§ **INSTRUCTIONS TO FOLLOW**
Only the lines from the one that contains "Consider a sight" through the final line of the entries should be repeated, exactly as written.

§ **Stored data entries**
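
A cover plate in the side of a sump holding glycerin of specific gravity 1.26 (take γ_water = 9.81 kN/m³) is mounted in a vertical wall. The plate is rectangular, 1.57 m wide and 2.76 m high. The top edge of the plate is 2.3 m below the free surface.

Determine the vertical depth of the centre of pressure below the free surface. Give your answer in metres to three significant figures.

γ = 1.26 × 9.81 = 12.3606 kN/m³.
The centroid lies 2.76/2 = 1.38 m below the top edge, so the centroid depth is h_c = 2.3 + 1.38 = 3.68 m.
A = 1.57 × 2.76 = 4.3332 m².
Resultant F = γ·h_c·A = 12.3606 × 3.68 × 4.3332 = 197.104 kN.
I_c = b·h³/12 = 1.57 × 2.76³/12 = 2.75072 m⁴.
Centre of pressure: y_p = y_c + I_c/(y_c·A) = 3.68 + 2.75072/(3.68 × 4.3332) = 3.68 + 0.1725 = 3.8525 m along the plane.

h_p = 3.85 m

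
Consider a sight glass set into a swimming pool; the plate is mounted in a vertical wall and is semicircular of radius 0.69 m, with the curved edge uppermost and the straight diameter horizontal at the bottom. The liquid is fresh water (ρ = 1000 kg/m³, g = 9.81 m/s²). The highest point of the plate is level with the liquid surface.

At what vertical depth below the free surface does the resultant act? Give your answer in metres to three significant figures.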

§ **RESULT**
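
Consider a sight glass set into a swimming pool; the plate is mounted in a vertical wall and is semicircular of radius 0.69 m, with the curved edge uppermost and the straight diameter horizontal at the bottom. The liquid is fresh water (ρ = 1000 kg/m³, g = 9.81 m/s²). The highest point of the plate is level with the liquid surface.

At what vertical depth below the free surface does the resultant act? Give your answer in metres to three significant figures.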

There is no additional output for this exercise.